- _Task statement_
Across the listing, the lines that include "specifies" must be tallied and reported as a bare number.

- _Records to use_
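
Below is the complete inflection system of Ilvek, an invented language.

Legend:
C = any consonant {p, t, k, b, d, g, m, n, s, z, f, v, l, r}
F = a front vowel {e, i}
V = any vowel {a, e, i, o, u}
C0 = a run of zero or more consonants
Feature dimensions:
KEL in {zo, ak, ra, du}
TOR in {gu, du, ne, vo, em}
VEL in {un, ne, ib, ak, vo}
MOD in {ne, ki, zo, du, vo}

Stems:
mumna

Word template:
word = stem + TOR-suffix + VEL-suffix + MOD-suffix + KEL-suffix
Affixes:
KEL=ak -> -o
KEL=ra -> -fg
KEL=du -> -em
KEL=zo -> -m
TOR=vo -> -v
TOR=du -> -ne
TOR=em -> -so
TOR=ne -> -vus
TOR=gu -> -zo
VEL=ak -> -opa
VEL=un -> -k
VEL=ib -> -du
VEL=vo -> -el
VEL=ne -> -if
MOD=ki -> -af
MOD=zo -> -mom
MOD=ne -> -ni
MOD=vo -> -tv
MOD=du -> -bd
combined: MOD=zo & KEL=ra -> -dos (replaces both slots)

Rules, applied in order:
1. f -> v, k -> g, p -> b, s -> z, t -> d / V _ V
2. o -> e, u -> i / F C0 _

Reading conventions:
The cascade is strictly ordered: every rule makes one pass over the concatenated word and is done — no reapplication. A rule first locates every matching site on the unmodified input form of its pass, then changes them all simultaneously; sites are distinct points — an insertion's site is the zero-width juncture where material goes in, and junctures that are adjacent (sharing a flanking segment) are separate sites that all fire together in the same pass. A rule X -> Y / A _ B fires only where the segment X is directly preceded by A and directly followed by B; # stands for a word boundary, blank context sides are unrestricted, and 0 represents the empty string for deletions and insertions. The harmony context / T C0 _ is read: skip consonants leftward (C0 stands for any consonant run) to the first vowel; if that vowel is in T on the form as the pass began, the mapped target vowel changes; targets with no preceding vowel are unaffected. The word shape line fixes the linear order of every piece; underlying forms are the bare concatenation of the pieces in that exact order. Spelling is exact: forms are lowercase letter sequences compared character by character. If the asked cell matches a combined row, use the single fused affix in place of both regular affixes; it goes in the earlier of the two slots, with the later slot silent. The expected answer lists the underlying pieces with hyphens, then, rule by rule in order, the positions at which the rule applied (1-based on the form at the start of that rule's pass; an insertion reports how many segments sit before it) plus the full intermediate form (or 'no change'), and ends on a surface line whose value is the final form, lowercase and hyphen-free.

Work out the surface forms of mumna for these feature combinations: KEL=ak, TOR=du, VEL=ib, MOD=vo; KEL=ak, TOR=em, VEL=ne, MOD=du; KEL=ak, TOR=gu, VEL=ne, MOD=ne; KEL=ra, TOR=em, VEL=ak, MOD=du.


cell KEL=ak, TOR=du, VEL=ib, MOD=vo:
underlying: mumna-ne-du-tv-o
1. f -> v, k -> g, p -> b, s -> z, t -> d / V _ V: no change
2. o -> e, u -> i / F C0 _: fires at position(s) 9: mumnaneditvo
surface: mumnaneditvo

cell KEL=ak, TOR=em, VEL=ne, MOD=du:
underlying: mumna-so-if-bd-o
1. f -> v, k -> g, p -> b, s -> z, t -> d / V _ V: fires at position(s) 6: mumnazoifbdo
2. o -> e, u -> i / F C0 _: fires at position(s) 12: mumnazoifbde
surface: mumnazoifbde

cell KEL=ak, TOR=gu, VEL=ne, MOD=ne:
underlying: mumna-zo-if-ni-o
1. f -> v, k -> g, p -> b, s -> z, t -> d / V _ V: no change
2. o -> e, u -> i / F C0 _: fires at position(s) 12: mumnazoifnie
surface: mumnazoifnie

cell KEL=ra, TOR=em, VEL=ak, MOD=du:
underlying: mumna-so-opa-bd-fg
1. f -> v, k -> g, p -> b, s -> z, t -> d / V _ V: fires at position(s) 6, 9: mumnazoobabdfg
2. o -> e, u -> i / F C0 _: no change
surface: mumnazoobabdfg


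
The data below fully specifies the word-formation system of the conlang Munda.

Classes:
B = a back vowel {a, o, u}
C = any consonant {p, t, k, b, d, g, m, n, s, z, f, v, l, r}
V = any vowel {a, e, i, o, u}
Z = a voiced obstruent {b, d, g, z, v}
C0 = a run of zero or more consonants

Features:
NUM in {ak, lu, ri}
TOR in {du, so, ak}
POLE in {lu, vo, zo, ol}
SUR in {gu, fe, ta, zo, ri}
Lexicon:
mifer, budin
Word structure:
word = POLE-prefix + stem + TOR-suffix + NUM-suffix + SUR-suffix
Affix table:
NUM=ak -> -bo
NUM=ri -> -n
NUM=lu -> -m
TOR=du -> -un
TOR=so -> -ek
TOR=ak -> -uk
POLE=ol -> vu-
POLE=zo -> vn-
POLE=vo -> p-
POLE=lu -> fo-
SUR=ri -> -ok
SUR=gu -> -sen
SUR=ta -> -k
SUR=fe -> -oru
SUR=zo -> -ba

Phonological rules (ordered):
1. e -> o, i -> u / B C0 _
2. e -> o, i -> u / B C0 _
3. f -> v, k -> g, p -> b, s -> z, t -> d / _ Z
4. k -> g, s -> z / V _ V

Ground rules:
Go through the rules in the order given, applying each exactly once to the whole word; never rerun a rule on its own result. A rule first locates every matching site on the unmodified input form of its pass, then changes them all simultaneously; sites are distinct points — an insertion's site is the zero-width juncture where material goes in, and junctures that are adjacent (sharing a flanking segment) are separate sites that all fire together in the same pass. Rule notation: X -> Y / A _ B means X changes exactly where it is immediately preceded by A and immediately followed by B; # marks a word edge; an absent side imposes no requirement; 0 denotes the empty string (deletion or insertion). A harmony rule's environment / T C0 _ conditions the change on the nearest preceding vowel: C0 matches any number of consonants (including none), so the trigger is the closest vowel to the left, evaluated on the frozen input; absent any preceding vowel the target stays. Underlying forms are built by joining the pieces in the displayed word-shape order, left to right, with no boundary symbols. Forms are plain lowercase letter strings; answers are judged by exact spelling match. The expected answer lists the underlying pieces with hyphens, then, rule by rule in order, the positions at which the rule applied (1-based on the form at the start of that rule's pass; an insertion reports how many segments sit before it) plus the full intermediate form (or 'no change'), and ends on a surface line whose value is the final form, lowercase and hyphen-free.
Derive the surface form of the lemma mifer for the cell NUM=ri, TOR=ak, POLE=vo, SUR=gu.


underlying: p-mifer-uk-n-sen
1. e -> o, i -> u / B C0 _: fires at position(s) 11: pmiferuknson
2. e -> o, i -> u / B C0 _: no change
3. f -> v, k -> g, p -> b, s -> z, t -> d / _ Z: no change
4. k -> g, s -> z / V _ V: no change
surface: pmiferuknson


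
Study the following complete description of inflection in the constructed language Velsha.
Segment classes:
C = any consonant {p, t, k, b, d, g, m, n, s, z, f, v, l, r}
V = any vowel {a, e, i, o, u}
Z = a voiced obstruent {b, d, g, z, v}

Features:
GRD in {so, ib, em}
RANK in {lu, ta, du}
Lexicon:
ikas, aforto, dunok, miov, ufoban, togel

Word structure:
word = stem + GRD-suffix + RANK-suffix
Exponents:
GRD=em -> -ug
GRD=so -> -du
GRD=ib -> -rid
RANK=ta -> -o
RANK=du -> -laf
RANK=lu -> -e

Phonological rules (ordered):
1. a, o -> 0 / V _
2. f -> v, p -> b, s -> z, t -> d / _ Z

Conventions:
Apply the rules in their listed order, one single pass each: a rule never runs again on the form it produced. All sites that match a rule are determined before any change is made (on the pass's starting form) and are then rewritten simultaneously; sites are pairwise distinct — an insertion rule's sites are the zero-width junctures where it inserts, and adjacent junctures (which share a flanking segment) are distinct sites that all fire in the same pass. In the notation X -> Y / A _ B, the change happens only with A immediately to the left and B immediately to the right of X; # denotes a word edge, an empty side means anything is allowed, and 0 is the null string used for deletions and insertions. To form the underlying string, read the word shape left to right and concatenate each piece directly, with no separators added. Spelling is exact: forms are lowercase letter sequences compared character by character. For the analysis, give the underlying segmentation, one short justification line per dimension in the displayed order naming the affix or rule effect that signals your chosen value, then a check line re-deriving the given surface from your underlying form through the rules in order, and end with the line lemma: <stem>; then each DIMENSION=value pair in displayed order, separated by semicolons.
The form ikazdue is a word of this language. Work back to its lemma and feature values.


underlying: ikas-du-e
GRD=so - signalled by the affix -du
RANK=lu - signalled by the affix -e
check: ikasdue -> ikasdue -> ikazdue
lemma: ikas; GRD=so; RANK=lu


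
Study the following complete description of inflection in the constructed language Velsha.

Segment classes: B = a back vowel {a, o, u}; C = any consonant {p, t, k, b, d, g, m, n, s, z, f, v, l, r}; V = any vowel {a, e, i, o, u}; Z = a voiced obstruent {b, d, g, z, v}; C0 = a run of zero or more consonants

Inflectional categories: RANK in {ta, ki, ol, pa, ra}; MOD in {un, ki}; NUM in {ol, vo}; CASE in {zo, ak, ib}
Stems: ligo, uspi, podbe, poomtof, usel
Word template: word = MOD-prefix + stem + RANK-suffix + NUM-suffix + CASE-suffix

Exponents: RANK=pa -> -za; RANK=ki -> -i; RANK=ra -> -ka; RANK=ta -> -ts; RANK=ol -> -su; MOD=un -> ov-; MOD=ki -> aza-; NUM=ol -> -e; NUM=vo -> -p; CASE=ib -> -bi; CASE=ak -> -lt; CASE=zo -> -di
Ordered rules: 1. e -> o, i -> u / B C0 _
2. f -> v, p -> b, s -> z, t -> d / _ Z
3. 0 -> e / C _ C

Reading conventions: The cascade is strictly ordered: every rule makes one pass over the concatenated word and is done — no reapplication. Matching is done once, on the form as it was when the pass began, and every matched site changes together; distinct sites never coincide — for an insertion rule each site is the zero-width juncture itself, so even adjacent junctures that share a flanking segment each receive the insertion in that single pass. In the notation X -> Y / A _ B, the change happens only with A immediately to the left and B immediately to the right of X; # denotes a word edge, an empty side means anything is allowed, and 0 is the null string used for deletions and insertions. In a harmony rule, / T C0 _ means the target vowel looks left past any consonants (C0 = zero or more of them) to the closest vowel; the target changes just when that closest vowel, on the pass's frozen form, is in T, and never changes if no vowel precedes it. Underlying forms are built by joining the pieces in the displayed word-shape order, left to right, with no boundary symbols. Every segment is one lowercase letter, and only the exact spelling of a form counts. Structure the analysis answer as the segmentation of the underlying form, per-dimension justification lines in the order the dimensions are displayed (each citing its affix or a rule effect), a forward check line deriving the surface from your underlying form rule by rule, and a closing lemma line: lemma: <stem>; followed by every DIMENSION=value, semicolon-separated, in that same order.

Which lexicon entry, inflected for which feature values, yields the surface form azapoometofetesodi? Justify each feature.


underlying: aza-poomtof-ts-e-di
RANK=ta - signalled by the affix -ts
MOD=ki - signalled by the affix aza-
NUM=ol - signalled by the affix -e
CASE=zo - signalled by the affix -di
check: azapoomtoftsedi -> azapoomtoftsodi -> azapoomtoftsodi -> azapoometofetesodi
lemma: poomtof; RANK=ta; MOD=ki; NUM=ol; CASE=zo


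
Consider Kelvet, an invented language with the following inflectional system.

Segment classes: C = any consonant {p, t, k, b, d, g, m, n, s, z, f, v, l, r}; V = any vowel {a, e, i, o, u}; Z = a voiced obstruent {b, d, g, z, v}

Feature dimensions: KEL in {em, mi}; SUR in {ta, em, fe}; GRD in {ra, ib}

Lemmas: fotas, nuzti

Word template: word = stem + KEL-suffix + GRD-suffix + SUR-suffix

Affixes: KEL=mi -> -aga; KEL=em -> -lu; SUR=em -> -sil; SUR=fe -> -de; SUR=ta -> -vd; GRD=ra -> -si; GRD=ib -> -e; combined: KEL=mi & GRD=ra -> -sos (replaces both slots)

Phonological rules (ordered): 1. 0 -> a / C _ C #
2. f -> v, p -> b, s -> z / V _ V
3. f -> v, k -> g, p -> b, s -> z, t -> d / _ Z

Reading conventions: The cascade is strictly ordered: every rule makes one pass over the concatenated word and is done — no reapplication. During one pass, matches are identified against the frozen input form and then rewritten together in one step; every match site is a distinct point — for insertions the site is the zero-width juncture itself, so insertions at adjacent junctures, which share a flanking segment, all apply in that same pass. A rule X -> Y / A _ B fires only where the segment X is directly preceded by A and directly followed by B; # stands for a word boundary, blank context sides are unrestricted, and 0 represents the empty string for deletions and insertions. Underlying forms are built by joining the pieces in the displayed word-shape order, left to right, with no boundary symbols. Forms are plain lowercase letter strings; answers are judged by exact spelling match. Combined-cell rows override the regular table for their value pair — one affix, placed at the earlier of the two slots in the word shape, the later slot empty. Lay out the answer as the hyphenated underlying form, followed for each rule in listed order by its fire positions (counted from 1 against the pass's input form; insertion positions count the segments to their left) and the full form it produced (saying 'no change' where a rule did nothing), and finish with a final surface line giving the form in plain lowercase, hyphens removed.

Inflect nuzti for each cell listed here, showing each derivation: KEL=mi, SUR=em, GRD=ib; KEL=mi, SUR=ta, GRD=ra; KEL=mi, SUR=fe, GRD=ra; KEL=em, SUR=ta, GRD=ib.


cell KEL=mi, SUR=em, GRD=ib:
underlying: nuzti-aga-e-sil
1. 0 -> a / C _ C #: no change
2. f -> v, p -> b, s -> z / V _ V: fires at position(s) 10: nuztiagaezil
3. f -> v, k -> g, p -> b, s -> z, t -> d / _ Z: no change
surface: nuztiagaezil

cell KEL=mi, SUR=ta, GRD=ra:
underlying: nuzti-sos-vd
1. 0 -> a / C _ C #: inserts after position(s) 9: nuztisosvad
2. f -> v, p -> b, s -> z / V _ V: fires at position(s) 6: nuztizosvad
3. f -> v, k -> g, p -> b, s -> z, t -> d / _ Z: fires at position(s) 8: nuztizozvad
surface: nuztizozvad

cell KEL=mi, SUR=fe, GRD=ra:
underlying: nuzti-sos-de
1. 0 -> a / C _ C #: no change
2. f -> v, p -> b, s -> z / V _ V: fires at position(s) 6: nuztizosde
3. f -> v, k -> g, p -> b, s -> z, t -> d / _ Z: fires at position(s) 8: nuztizozde
surface: nuztizozde

cell KEL=em, SUR=ta, GRD=ib:
underlying: nuzti-lu-e-vd
1. 0 -> a / C _ C #: inserts after position(s) 9: nuztiluevad
2. f -> v, p -> b, s -> z / V _ V: no change
3. f -> v, k -> g, p -> b, s -> z, t -> d / _ Z: no change
surface: nuztiluevad


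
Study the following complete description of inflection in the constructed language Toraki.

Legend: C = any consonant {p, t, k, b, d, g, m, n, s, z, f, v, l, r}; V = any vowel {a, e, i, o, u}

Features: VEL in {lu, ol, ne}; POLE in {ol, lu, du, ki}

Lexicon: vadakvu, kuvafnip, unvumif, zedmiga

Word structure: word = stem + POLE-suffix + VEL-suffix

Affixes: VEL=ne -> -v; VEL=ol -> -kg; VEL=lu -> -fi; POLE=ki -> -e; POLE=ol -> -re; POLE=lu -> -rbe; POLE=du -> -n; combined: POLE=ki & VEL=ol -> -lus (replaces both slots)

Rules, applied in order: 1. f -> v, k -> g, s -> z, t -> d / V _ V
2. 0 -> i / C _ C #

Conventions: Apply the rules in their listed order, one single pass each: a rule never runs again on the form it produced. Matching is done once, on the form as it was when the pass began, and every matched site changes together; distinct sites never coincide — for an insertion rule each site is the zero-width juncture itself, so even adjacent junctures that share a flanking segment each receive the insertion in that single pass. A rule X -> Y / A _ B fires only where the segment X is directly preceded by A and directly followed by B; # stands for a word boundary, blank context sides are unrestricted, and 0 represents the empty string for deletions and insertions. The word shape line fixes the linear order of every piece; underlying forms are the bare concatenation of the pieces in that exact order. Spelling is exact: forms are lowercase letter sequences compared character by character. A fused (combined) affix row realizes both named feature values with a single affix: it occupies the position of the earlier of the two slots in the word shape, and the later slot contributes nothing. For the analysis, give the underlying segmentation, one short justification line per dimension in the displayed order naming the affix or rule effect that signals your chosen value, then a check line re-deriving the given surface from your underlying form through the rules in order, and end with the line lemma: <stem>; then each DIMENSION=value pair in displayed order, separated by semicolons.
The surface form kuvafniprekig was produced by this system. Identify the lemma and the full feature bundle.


underlying: kuvafnip-re-kg
VEL=ol - signalled by the affix -kg
POLE=ol - signalled by the affix -re
check: kuvafniprekg -> kuvafniprekg -> kuvafniprekig
lemma: kuvafnip; VEL=ol; POLE=ol


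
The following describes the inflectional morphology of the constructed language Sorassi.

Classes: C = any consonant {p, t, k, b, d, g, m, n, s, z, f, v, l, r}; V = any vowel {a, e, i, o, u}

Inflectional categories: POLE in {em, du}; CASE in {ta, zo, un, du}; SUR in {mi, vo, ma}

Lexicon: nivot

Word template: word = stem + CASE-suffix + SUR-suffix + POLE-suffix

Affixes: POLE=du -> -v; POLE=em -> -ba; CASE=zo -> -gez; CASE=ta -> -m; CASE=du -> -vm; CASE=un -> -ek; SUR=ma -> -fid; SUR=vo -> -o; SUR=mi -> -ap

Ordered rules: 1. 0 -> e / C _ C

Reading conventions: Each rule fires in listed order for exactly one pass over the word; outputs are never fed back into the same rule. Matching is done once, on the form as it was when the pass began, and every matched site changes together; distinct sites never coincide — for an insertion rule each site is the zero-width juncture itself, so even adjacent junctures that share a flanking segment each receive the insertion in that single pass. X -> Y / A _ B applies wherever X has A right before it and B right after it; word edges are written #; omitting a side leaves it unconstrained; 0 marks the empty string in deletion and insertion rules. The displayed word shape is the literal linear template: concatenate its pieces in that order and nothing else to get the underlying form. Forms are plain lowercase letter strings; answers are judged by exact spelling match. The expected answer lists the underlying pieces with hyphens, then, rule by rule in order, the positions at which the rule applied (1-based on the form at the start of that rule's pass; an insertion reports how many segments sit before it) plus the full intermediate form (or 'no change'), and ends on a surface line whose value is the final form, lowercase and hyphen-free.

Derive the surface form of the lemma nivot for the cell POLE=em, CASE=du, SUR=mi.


underlying: nivot-vm-ap-ba
1. 0 -> e / C _ C: inserts after position(s) 5, 6, 9: nivotevemapeba
surface: nivotevemapeba


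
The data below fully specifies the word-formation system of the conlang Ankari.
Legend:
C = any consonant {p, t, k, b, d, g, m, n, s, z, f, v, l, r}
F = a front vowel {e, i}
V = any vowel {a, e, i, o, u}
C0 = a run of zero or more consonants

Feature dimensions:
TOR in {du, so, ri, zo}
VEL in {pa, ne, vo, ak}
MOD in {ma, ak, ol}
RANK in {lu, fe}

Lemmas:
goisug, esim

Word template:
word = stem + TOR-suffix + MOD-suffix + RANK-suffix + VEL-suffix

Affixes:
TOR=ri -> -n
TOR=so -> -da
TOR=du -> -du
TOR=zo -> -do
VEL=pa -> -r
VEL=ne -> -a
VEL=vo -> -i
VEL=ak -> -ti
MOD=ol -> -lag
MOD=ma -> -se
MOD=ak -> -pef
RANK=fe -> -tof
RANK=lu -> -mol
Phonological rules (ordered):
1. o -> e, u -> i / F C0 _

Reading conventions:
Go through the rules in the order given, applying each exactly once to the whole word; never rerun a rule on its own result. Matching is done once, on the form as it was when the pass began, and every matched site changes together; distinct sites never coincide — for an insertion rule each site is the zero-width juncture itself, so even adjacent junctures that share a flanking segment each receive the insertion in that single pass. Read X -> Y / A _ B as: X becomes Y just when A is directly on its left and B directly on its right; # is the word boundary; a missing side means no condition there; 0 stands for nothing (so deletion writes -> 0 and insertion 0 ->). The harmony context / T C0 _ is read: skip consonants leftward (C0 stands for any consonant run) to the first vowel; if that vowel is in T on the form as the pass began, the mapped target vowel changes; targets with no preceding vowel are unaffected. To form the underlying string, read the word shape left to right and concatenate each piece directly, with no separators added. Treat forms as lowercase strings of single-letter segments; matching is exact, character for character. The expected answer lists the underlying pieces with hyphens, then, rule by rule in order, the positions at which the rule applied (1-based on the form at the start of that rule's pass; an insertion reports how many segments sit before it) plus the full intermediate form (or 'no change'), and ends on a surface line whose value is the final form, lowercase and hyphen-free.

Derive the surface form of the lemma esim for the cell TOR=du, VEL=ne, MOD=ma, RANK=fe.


underlying: esim-du-se-tof-a
1. o -> e, u -> i / F C0 _: fires at position(s) 6, 10: esimdisetefa
surface: esimdisetefa


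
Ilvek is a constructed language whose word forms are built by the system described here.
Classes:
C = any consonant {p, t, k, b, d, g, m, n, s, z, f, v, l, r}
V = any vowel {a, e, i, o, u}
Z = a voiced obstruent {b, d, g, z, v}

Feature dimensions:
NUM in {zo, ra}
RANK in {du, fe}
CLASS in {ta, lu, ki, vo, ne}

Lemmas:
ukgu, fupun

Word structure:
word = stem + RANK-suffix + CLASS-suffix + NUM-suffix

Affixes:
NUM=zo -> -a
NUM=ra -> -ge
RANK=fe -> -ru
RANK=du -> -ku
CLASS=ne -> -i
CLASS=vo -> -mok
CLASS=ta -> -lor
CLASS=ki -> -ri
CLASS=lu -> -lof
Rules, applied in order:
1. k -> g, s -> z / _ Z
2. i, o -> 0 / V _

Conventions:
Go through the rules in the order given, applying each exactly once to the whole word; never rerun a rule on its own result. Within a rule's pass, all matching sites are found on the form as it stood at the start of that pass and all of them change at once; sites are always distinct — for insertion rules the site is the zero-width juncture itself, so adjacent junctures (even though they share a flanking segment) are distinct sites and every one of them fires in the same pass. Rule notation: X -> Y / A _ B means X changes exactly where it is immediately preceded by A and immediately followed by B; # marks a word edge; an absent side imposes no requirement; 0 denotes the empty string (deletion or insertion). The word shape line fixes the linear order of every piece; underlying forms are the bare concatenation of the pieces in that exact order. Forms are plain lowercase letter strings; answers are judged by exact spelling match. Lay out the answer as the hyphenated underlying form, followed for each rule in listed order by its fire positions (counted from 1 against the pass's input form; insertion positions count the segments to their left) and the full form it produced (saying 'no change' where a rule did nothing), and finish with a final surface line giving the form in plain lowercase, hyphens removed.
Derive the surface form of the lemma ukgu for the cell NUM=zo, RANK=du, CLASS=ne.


underlying: ukgu-ku-i-a
1. k -> g, s -> z / _ Z: fires at position(s) 2: uggukuia
2. i, o -> 0 / V _: fires at position(s) 7: uggukua
surface: uggukua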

- _Answer section_
2